Lines of the listing that contain "Define" need to be copied.

Information

|---|

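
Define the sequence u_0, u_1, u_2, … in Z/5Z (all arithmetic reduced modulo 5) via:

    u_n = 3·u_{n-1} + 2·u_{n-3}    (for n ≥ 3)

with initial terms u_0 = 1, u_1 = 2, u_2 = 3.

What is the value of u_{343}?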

|---|

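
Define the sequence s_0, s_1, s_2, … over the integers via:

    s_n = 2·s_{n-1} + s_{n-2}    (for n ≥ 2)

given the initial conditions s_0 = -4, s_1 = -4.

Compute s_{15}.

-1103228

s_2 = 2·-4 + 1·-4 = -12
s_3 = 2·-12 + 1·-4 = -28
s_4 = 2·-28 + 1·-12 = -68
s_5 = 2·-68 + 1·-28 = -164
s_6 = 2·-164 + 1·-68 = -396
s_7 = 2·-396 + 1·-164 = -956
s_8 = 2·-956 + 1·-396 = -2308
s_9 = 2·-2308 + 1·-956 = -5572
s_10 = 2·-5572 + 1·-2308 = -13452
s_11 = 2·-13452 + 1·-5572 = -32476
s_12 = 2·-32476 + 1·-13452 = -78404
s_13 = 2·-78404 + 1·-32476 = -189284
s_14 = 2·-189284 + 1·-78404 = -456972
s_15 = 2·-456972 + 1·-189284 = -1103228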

|---|

Response box
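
Define the sequence u_0, u_1, u_2, … in Z/5Z (all arithmetic reduced modulo 5) via:
Define the sequence s_0, s_1, s_2, … over the integers via: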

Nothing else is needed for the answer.